- Task prompt -
Using the data below, output the first line and every line after it up to and including the line containing "add 132.197.121.232/30 -> H1", exactly as written and with nothing added.

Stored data
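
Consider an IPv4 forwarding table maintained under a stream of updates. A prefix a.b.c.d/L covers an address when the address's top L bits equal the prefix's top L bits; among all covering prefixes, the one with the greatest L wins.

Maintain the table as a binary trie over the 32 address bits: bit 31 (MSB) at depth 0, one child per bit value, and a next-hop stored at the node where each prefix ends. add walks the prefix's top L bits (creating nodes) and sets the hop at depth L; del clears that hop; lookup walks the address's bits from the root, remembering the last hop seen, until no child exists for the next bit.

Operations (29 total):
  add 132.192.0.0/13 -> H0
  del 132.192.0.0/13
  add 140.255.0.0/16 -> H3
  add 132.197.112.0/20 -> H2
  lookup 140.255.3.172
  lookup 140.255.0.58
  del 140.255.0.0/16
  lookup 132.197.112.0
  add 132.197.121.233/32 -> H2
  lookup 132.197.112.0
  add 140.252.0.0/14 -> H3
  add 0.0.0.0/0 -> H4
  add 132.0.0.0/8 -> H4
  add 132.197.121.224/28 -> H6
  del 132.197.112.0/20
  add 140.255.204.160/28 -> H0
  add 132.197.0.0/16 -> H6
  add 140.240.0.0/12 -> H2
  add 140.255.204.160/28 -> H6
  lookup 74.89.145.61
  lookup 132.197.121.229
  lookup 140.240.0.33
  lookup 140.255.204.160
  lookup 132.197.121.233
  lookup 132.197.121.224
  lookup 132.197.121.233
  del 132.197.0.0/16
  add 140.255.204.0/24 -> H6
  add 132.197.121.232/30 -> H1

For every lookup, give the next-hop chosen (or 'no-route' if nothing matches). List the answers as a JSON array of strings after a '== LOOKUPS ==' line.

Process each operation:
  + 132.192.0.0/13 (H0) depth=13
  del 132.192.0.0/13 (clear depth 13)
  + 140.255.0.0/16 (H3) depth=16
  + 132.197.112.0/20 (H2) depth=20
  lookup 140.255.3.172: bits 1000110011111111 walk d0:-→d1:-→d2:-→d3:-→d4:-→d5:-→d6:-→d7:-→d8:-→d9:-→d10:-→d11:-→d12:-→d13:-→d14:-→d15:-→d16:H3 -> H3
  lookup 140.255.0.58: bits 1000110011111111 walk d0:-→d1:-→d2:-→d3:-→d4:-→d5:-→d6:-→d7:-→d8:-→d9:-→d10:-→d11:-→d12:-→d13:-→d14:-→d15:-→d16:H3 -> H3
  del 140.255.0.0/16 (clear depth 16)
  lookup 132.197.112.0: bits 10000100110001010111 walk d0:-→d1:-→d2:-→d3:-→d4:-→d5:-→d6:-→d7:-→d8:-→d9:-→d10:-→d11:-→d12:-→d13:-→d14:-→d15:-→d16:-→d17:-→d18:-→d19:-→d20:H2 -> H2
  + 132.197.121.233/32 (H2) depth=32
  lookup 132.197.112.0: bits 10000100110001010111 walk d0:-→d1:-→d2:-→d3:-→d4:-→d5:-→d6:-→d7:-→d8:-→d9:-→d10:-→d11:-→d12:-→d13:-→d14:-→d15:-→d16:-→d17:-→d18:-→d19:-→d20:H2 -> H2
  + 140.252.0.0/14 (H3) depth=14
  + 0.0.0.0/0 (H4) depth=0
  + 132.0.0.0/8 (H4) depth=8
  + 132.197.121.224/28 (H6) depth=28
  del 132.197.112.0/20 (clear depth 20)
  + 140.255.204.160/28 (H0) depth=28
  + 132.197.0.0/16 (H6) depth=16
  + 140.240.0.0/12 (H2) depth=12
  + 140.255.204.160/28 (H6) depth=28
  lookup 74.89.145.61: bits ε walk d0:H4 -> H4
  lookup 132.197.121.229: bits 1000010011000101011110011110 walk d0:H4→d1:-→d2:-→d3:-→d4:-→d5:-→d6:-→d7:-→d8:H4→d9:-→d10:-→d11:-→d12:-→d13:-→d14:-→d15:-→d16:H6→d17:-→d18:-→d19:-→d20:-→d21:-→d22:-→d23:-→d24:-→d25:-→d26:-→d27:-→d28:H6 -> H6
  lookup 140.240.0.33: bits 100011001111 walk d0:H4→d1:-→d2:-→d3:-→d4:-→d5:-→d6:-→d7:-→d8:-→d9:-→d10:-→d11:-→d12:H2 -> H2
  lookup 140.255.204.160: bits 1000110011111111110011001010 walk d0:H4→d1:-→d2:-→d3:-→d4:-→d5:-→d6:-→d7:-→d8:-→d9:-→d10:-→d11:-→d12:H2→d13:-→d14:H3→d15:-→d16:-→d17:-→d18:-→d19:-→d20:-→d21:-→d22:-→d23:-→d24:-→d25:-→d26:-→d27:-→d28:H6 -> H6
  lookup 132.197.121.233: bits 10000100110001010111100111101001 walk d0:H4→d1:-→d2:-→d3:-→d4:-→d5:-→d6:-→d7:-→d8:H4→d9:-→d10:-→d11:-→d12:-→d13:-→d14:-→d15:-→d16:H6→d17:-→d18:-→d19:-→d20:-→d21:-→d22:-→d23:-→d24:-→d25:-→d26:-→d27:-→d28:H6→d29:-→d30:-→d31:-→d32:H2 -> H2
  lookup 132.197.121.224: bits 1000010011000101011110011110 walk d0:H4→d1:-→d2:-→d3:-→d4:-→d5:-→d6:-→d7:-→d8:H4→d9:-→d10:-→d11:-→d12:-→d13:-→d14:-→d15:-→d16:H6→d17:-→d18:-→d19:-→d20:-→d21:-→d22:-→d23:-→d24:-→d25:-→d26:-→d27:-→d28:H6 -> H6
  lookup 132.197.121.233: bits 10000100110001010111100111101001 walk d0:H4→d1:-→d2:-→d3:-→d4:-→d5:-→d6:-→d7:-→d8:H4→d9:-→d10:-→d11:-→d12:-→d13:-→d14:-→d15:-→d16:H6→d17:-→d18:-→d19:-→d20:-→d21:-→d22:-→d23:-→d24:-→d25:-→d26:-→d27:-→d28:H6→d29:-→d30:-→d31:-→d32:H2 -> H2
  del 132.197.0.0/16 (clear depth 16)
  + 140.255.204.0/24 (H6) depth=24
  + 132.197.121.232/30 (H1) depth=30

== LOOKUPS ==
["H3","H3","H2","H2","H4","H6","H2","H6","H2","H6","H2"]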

- Result -
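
Consider an IPv4 forwarding table maintained under a stream of updates. A prefix a.b.c.d/L covers an address when the address's top L bits equal the prefix's top L bits; among all covering prefixes, the one with the greatest L wins.

Maintain the table as a binary trie over the 32 address bits: bit 31 (MSB) at depth 0, one child per bit value, and a next-hop stored at the node where each prefix ends. add walks the prefix's top L bits (creating nodes) and sets the hop at depth L; del clears that hop; lookup walks the address's bits from the root, remembering the last hop seen, until no child exists for the next bit.

Operations (29 total):
  add 132.192.0.0/13 -> H0
  del 132.192.0.0/13
  add 140.255.0.0/16 -> H3
  add 132.197.112.0/20 -> H2
  lookup 140.255.3.172
  lookup 140.255.0.58
  del 140.255.0.0/16
  lookup 132.197.112.0
  add 132.197.121.233/32 -> H2
  lookup 132.197.112.0
  add 140.252.0.0/14 -> H3
  add 0.0.0.0/0 -> H4
  add 132.0.0.0/8 -> H4
  add 132.197.121.224/28 -> H6
  del 132.197.112.0/20
  add 140.255.204.160/28 -> H0
  add 132.197.0.0/16 -> H6
  add 140.240.0.0/12 -> H2
  add 140.255.204.160/28 -> H6
  lookup 74.89.145.61
  lookup 132.197.121.229
  lookup 140.240.0.33
  lookup 140.255.204.160
  lookup 132.197.121.233
  lookup 132.197.121.224
  lookup 132.197.121.233
  del 132.197.0.0/16
  add 140.255.204.0/24 -> H6
  add 132.197.121.232/30 -> H1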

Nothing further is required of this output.